Material for the task:

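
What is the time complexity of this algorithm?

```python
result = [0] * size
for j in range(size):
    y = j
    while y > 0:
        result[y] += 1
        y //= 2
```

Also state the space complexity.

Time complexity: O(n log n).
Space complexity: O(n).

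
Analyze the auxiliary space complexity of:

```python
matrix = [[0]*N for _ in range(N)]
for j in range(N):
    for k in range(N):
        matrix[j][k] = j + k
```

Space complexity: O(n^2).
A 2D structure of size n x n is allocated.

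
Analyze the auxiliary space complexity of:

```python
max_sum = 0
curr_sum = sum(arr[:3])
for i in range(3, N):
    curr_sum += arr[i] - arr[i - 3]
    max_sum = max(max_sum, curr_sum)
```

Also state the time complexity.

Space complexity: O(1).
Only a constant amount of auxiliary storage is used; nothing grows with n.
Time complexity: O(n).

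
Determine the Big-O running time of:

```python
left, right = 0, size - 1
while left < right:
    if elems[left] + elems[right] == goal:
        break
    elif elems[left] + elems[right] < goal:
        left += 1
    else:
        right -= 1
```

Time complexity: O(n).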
--
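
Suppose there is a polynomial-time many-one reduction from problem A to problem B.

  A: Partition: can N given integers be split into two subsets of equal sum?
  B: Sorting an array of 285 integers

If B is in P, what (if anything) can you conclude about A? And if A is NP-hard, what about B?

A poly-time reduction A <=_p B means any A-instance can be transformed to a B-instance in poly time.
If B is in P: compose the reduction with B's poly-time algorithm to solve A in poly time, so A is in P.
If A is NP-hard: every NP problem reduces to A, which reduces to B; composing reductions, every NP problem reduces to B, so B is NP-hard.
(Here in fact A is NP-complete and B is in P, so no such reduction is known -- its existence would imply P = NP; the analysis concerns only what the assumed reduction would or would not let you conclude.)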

Your assignment:
Out of the records above, pick each line that contains the string "integers".

Reply:
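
  A: Partition: can N given integers be split into two subsets of equal sum?
  B: Sorting an array of 285 integers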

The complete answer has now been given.